Work item:
Where does the string "temperature" appear? Copy every line of the entries below that holds it.

# # # # #

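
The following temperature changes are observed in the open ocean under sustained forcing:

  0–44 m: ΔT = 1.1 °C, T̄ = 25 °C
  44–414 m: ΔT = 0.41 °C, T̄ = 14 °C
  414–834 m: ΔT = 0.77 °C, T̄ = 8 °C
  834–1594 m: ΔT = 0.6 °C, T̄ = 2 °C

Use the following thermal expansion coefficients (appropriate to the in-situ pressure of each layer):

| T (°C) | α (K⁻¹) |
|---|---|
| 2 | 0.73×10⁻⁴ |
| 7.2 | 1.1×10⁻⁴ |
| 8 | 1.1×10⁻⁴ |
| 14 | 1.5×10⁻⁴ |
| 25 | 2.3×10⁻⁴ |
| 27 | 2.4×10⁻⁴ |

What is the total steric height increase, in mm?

Layer 1 at 25 °C → α = 2.3×10⁻⁴ K⁻¹
Layer 2 at 14 °C → α = 1.5×10⁻⁴ K⁻¹
Layer 3 at 8 °C → α = 1.1×10⁻⁴ K⁻¹
Layer 4 at 2 °C → α = 0.73×10⁻⁴ K⁻¹
Layer 1: 1.1 × 2.3×10⁻⁴ × 44 = 0.011132 m
Layer 2: 1.5×10⁻⁴ × 370 × 0.41 = 0.022755 m
Layer 3: 1.1×10⁻⁴ × 420 × 0.77 = 0.035574 m
834–1594 m: 0.6 × 760 × 0.73×10⁻⁴ = 0.033288 m
Δh = 0.011132 + 0.022755 + 0.035574 + 0.033288 = 0.102749 m

Δh ≈ 103 mm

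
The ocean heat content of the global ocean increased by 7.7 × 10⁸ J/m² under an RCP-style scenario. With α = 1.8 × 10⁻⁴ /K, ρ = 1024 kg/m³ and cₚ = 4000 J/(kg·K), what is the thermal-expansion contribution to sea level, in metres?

about 0.0338 m

Δh = αQ/(ρcₚ) = 1.8×10⁻⁴ × 7.7×10⁸ / (1024 × 4000) ≈ 0.033838 m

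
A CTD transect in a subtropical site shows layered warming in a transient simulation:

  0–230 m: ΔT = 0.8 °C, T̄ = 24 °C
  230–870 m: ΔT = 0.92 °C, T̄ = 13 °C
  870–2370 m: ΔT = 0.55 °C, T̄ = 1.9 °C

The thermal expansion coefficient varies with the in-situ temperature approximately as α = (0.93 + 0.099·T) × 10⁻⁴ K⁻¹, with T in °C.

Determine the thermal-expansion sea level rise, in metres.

Layer 1: α = (0.93 + 0.099×24)×10⁻⁴ = 3.306×10⁻⁴ K⁻¹
Layer 2: α = (0.93 + 0.099×13)×10⁻⁴ = 2.217×10⁻⁴ K⁻¹
Layer 3: α = (0.93 + 0.099×1.9)×10⁻⁴ = 1.1181×10⁻⁴ K⁻¹
230 × 3.306×10⁻⁴ × 0.8 = 0.0608304 m
230–870 m: 2.217×10⁻⁴ × 640 × 0.92 = 0.13053696 m
Layer 3: 1.1181×10⁻⁴ × 0.55 × 1500 = 0.09224325 m
Δh = 0.0608304 + 0.13053696 + 0.09224325 = 0.28361061 m ≈ 0.284 m

about 0.284 m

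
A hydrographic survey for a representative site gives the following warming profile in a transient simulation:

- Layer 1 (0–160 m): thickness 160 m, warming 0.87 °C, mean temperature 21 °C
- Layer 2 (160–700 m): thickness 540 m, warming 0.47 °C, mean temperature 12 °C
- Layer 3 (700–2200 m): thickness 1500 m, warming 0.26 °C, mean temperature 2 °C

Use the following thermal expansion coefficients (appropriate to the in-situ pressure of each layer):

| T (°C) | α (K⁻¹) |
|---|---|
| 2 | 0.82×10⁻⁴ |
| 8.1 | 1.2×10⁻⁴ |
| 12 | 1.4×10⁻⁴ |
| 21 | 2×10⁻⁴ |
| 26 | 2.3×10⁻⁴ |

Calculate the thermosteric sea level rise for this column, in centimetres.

9.54 cm

Layer 1 at 21 °C → α = 2×10⁻⁴ K⁻¹
Layer 2 at 12 °C → α = 1.4×10⁻⁴ K⁻¹
Layer 3 at 2 °C → α = 0.82×10⁻⁴ K⁻¹
0.87 × 160 × 2×10⁻⁴ = 0.02784 m
0.47 × 540 × 1.4×10⁻⁴ = 0.035532 m
1500 × 0.82×10⁻⁴ × 0.26 = 0.03198 m
Δh = 0.02784 + 0.035532 + 0.03198 = 0.095352 m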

# # # # #

Answer to this task:
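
The following temperature changes are observed in the open ocean under sustained forcing:
The thermal expansion coefficient varies with the in-situ temperature approximately as α = (0.93 + 0.099·T) × 10⁻⁴ K⁻¹, with T in °C.
- Layer 1 (0–160 m): thickness 160 m, warming 0.87 °C, mean temperature 21 °C
- Layer 2 (160–700 m): thickness 540 m, warming 0.47 °C, mean temperature 12 °C
- Layer 3 (700–2200 m): thickness 1500 m, warming 0.26 °C, mean temperature 2 °C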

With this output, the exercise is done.